[Aim of the task]
In the entries below, how many lines hold the word "cylinder"? Answer with the number only.

╭─ Task data

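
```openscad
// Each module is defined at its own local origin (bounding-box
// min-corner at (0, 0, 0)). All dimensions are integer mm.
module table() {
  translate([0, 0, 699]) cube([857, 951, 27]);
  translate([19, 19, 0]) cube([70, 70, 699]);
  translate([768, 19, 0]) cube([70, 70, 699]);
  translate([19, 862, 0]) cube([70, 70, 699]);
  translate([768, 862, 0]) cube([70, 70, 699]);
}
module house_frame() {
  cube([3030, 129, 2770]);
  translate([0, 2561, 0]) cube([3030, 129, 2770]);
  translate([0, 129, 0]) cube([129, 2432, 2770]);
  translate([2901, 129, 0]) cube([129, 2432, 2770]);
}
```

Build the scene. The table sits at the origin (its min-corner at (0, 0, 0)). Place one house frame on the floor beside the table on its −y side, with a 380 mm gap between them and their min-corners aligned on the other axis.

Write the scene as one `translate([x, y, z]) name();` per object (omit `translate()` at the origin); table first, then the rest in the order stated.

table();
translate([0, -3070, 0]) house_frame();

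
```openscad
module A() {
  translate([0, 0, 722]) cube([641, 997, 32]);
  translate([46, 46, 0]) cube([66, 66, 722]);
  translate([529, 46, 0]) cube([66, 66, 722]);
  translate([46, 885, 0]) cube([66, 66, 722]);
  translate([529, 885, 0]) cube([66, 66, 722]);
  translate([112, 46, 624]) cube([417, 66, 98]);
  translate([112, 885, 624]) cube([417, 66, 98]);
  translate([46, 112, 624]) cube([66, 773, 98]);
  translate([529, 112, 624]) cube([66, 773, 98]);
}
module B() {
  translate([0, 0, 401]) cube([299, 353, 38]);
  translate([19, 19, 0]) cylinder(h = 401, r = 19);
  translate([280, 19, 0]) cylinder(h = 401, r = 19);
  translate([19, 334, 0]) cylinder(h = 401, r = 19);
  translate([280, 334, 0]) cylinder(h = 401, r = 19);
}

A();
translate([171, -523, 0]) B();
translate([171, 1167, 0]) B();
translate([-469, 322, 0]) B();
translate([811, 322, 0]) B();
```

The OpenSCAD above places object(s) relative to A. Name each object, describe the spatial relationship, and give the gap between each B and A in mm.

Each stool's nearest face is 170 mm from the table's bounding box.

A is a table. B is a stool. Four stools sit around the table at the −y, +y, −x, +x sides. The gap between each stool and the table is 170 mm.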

╰─

[Solved problem]
4